_What you need to do_
Where the line with "Determine |PF(3,5)|, the" appears below, start writing out lines exactly, and finish with the line with "Let PF(5,9) be", which is included; write out nothing else.

_Supplied material_
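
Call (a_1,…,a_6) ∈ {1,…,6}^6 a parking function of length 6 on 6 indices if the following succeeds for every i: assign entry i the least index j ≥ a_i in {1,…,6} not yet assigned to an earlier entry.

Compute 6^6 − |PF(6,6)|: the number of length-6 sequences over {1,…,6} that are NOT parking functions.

29849

Count = (6+1−6)·(6+1)^{6−1} = 1 · 16807 = 16807 [KW]
E.g. (4,5,5,5,5,4) → sorted (4,4,5,5,5,5): b_1=4>1, not a PF.
Total 46656; non-PF = 46656−16807 = 29849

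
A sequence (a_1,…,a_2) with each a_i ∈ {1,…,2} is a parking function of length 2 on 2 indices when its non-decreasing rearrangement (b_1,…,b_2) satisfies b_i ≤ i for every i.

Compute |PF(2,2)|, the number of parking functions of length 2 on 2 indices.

Count = (2−2+1)·(2+1)^(2−1) = 1×3 = 3 (Pollak)
Example (1,2) → sorted (1,2): b_i ≤ i ∀i, a PF.

3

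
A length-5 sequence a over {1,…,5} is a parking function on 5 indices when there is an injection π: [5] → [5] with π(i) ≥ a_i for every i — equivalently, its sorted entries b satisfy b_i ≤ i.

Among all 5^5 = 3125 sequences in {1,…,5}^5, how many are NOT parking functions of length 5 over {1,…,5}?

1829

#PF = (6−5)·6^(5−1) = 1·1296 = 1296 (Konheim–Weiss)
One tuple (4,1,5,5,1) → sorted (1,1,4,5,5): b_3=4>3, not a PF.
So 3125 − 1296 = 1829 fail.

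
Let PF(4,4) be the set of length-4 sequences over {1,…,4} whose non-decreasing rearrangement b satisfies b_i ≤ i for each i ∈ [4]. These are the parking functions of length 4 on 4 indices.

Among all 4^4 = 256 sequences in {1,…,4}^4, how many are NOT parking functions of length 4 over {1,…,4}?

131

Count = (4+1−4)·(4+1)^{4−1} = 1×125 = 125 (Pollak)
E.g. (3,3,2,3) → sorted (2,3,3,3): b_1=2>1, not a PF.
4^4 − 125 = 256 − 125 = 131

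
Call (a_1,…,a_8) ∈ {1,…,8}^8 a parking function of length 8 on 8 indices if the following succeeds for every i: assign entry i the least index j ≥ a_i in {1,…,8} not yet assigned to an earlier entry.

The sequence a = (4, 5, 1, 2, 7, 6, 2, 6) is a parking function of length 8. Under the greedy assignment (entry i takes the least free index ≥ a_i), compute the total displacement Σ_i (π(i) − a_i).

3

Σπ = 8·9/2 = 36 (π permutes [8]); Σa = 4+5+1+2+7+6+2+6 = 33; disp = 36−33 = 3.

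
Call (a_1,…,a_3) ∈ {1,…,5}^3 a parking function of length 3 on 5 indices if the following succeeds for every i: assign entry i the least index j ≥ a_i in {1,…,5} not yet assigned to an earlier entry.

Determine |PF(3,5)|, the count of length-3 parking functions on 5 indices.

108

|PF| = (5−3+1)·(5+1)^(3−1) = 3·36 = 108 (Pollak)
Example (5,4,2) → sorted (2,4,5): b_i ≤ 2+i ∀i, a PF.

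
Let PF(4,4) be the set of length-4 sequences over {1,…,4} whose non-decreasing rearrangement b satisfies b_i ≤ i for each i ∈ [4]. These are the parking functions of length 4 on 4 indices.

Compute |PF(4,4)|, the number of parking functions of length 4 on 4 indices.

125

Count = (4+1−4)·(4+1)^{4−1} = 1·125 = 125 (Pollak)
E.g. (3,2,1,3) → sorted (1,2,3,3): b_i ≤ i ∀i, a PF.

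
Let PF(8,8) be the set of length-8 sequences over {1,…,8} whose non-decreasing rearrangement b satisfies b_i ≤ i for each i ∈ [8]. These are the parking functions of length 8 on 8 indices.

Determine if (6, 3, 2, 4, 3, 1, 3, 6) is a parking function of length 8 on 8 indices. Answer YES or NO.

Sorted: b = (1, 2, 3, 3, 3, 4, 6, 6).
  b_1=1 ≤ 1
  b_2=2 ≤ 2
  b_3=3 ≤ 3
  b_4=3 ≤ 4
  b_5=3 ≤ 5
  b_6=4 ≤ 6
  b_7=6 ≤ 7
  b_8=6 ≤ 8
All bounds hold ⇒ YES

YES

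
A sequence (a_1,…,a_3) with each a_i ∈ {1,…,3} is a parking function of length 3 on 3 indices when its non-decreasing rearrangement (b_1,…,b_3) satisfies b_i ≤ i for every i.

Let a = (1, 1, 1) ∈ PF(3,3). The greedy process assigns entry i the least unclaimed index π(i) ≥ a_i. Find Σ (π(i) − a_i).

3

Σπ = 3·4/2 = 6 (π permutes [3]); Σa = 1+1+1 = 3; disp = 6−3 = 3.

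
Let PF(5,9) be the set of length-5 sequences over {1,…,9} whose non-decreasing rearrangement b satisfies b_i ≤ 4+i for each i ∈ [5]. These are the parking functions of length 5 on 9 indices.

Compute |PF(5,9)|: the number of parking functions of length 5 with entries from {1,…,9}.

Count = (10−5)·10^(5−1) = 5·10000 = 50000 (Konheim–Weiss)
E.g. (7,7,6,2,8) → sorted (2,6,7,7,8): b_i ≤ 4+i ∀i, a PF.

50000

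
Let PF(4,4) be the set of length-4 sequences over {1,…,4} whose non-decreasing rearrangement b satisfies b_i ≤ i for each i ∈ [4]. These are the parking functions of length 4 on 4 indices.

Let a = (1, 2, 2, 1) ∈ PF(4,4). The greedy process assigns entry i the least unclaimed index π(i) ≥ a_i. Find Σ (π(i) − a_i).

4

Σπ = 10 ({1..4} each once); Σa = 1+2+2+1 = 6; disp = 10−6 = 4.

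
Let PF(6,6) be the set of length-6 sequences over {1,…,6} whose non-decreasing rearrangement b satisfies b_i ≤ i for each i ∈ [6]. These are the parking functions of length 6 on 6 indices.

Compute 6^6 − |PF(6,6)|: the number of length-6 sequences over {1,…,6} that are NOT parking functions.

29849

#PF = (7−6)·7^(6−1) = 1 · 16807 = 16807 (Pollak)
E.g. (3,3,5,6,4,3) → sorted (3,3,3,4,5,6): b_1=3>1, not a PF.
6^6 − 16807 = 46656 − 16807 = 29849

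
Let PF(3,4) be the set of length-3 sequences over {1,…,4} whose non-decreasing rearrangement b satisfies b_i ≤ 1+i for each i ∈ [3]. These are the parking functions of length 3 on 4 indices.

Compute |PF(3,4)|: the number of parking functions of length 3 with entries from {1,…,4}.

|PF| = (5−3)·5^(3−1) = 2 · 25 = 50 (Pollak)
E.g. (3,1,1) → sorted (1,1,3): b_i ≤ 1+i ∀i, a PF.

50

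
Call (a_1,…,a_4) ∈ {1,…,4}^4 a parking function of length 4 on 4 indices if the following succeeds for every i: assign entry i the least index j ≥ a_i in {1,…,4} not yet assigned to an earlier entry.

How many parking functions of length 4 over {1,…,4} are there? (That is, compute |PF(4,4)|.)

125

|PF| = (4+1−4)·(4+1)^{4−1} = 1·125 = 125 [KW]
One tuple (3,1,1,2) → sorted (1,1,2,3): b_i ≤ i ∀i, a PF.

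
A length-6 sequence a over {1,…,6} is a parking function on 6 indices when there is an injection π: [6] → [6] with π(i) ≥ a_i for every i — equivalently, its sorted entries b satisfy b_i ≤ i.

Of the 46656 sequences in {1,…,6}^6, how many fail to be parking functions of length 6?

#PF = (6+1−6)·(6+1)^{6−1} = 1×16807 = 16807 (Pollak)
Example (3,3,4,1,6,3) → sorted (1,3,3,3,4,6): b_2=3>2, not a PF.
Total 46656; non-PF = 46656−16807 = 29849

29849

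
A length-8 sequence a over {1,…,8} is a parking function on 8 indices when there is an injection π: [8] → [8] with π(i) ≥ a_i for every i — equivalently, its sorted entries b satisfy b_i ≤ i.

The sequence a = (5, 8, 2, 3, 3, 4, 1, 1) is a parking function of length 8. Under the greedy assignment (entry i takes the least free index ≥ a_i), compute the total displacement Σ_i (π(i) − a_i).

9

Σπ = 8·9/2 = 36 (π permutes [8]); Σa = 5+8+2+3+3+4+1+1 = 27; disp = 36−27 = 9.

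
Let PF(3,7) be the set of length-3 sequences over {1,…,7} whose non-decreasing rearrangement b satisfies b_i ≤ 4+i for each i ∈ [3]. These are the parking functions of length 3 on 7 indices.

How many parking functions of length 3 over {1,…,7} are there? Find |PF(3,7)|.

320

|PF(3,7)| = (8−3)·8^(3−1) = 5×64 = 320 (Konheim–Weiss)
One tuple (3,5,1) → sorted (1,3,5): b_i ≤ 4+i ∀i, a PF.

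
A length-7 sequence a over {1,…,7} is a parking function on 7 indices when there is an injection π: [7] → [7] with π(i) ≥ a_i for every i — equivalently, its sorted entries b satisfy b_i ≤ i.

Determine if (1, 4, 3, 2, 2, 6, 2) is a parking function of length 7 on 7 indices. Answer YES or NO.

Sorted: b = (1, 2, 2, 2, 3, 4, 6).
  b_1=1 ≤ 1
  b_2=2 ≤ 2
  b_3=2 ≤ 3
  b_4=2 ≤ 4
  b_5=3 ≤ 5
  b_6=4 ≤ 6
  b_7=6 ≤ 7
All bounds hold ⇒ YES

YES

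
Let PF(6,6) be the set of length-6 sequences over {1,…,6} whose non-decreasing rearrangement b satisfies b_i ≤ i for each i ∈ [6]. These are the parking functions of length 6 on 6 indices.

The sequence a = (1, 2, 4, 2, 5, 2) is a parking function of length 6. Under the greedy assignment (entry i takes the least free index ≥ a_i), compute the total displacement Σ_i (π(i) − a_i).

5

Σπ = 21 ({1..6} each once); Σa = 1+2+4+2+5+2 = 16; disp = 21−16 = 5.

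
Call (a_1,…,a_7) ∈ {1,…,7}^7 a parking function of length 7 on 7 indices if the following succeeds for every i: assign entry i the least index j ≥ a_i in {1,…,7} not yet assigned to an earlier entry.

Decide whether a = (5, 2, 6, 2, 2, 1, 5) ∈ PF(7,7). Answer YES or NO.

YES

Sorted: b = (1, 2, 2, 2, 5, 5, 6).
  b_1=1 ≤ 1
  b_2=2 ≤ 2
  b_3=2 ≤ 3
  b_4=2 ≤ 4
  b_5=5 ≤ 5
  b_6=5 ≤ 6
  b_7=6 ≤ 7
All bounds hold ⇒ YES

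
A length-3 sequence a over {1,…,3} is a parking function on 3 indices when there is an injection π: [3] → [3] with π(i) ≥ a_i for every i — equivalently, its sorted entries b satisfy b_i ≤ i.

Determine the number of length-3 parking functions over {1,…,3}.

#PF = 1·4^2 = 1×16 = 16 (Konheim–Weiss)
Example (2,1,1) → sorted (1,1,2): b_i ≤ i ∀i, a PF.

16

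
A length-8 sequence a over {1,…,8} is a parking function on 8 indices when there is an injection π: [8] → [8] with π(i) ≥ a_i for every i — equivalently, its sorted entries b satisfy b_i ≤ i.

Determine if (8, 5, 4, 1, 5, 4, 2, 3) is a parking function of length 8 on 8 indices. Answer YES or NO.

YES

Sorted: b = (1, 2, 3, 4, 4, 5, 5, 8).
  b_1=1 ≤ 1
  b_2=2 ≤ 2
  b_3=3 ≤ 3
  b_4=4 ≤ 4
  b_5=4 ≤ 5
  b_6=5 ≤ 6
  b_7=5 ≤ 7
  b_8=8 ≤ 8
All bounds hold ⇒ YES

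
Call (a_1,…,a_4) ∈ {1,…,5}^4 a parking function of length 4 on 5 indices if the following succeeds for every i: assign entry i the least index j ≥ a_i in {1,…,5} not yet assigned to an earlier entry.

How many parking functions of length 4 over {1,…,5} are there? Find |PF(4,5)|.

432

#PF = (5−4+1)·(5+1)^(4−1) = 2·216 = 432
E.g. (2,3,3,5) → sorted (2,3,3,5): b_i ≤ 1+i ∀i, a PF.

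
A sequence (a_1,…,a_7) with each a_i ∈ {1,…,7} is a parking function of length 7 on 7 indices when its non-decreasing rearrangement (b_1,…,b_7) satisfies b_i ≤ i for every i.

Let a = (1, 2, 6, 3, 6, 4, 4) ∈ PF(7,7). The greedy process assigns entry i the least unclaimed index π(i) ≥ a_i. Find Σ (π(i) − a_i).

2

Σπ = 28 ({1..7} each once); Σa = 1+2+6+3+6+4+4 = 26; disp = 28−26 = 2.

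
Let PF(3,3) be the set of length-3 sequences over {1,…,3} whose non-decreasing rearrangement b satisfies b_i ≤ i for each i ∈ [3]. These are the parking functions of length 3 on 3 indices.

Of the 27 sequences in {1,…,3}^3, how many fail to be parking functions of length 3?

|PF| = 1·4^2 = 1·16 = 16 (Konheim–Weiss)
Check (3,3,3) → sorted (3,3,3): b_1=3>1, not a PF.
Total 27; non-PF = 27−16 = 11

11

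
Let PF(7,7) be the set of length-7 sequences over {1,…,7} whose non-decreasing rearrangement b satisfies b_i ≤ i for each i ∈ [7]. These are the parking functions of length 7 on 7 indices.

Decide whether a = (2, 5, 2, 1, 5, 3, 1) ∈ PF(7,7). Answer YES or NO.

Sorted: b = (1, 1, 2, 2, 3, 5, 5).
  b_1=1 ≤ 1
  b_2=1 ≤ 2
  b_3=2 ≤ 3
  b_4=2 ≤ 4
  b_5=3 ≤ 5
  b_6=5 ≤ 6
  b_7=5 ≤ 7
All bounds hold ⇒ YES

YES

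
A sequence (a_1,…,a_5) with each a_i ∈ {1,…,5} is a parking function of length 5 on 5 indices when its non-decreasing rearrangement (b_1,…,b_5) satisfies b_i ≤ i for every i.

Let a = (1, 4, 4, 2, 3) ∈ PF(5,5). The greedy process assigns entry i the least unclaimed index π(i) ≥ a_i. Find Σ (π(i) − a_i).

1

Σπ = 15 ({1..5} each once); Σa = 1+4+4+2+3 = 14; disp = 15−14 = 1.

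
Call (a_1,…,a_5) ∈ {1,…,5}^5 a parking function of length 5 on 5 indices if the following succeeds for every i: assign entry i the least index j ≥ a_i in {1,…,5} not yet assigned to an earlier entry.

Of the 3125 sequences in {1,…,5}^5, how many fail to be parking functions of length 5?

1829

|PF| = (5+1−5)·(5+1)^{5−1} = 1×1296 = 1296
Check (3,4,5,4,3) → sorted (3,3,4,4,5): b_1=3>1, not a PF.
5^5 − 1296 = 3125 − 1296 = 1829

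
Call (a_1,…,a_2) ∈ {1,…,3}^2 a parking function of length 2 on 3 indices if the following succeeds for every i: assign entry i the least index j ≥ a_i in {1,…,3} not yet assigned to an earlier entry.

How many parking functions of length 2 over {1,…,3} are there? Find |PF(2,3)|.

#PF = (3−2+1)·(3+1)^(2−1) = 2·4 = 8
E.g. (2,3) → sorted (2,3): b_i ≤ 1+i ∀i, a PF.

8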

_Written solution_
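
Determine |PF(3,5)|, the count of length-3 parking functions on 5 indices.

108

|PF| = (5−3+1)·(5+1)^(3−1) = 3·36 = 108 (Pollak)
Example (5,4,2) → sorted (2,4,5): b_i ≤ 2+i ∀i, a PF.

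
Let PF(4,4) be the set of length-4 sequences over {1,…,4} whose non-decreasing rearrangement b satisfies b_i ≤ i for each i ∈ [4]. These are the parking functions of length 4 on 4 indices.

Compute |PF(4,4)|, the number of parking functions of length 4 on 4 indices.

125

Count = (4+1−4)·(4+1)^{4−1} = 1·125 = 125 (Pollak)
E.g. (3,2,1,3) → sorted (1,2,3,3): b_i ≤ i ∀i, a PF.

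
Let PF(8,8) be the set of length-8 sequences over {1,…,8} whose non-decreasing rearrangement b satisfies b_i ≤ i for each i ∈ [8]. These are the parking functions of length 8 on 8 indices.

Determine if (6, 3, 2, 4, 3, 1, 3, 6) is a parking function of length 8 on 8 indices. Answer YES or NO.

Sorted: b = (1, 2, 3, 3, 3, 4, 6, 6).
  b_1=1 ≤ 1
  b_2=2 ≤ 2
  b_3=3 ≤ 3
  b_4=3 ≤ 4
  b_5=3 ≤ 5
  b_6=4 ≤ 6
  b_7=6 ≤ 7
  b_8=6 ≤ 8
All bounds hold ⇒ YES

YES

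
A sequence (a_1,…,a_3) with each a_i ∈ {1,…,3} is a parking function of length 3 on 3 indices when its non-decreasing rearrangement (b_1,…,b_3) satisfies b_i ≤ i for every i.

Let a = (1, 1, 1) ∈ PF(3,3). The greedy process assigns entry i the least unclaimed index π(i) ≥ a_i. Find Σ (π(i) − a_i).

3

Σπ = 3·4/2 = 6 (π permutes [3]); Σa = 1+1+1 = 3; disp = 6−3 = 3.

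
Let PF(5,9) be the set of length-5 sequences over {1,…,9} whose non-decreasing rearrangement b satisfies b_i ≤ 4+i for each i ∈ [5]. These are the parking functions of length 5 on 9 indices.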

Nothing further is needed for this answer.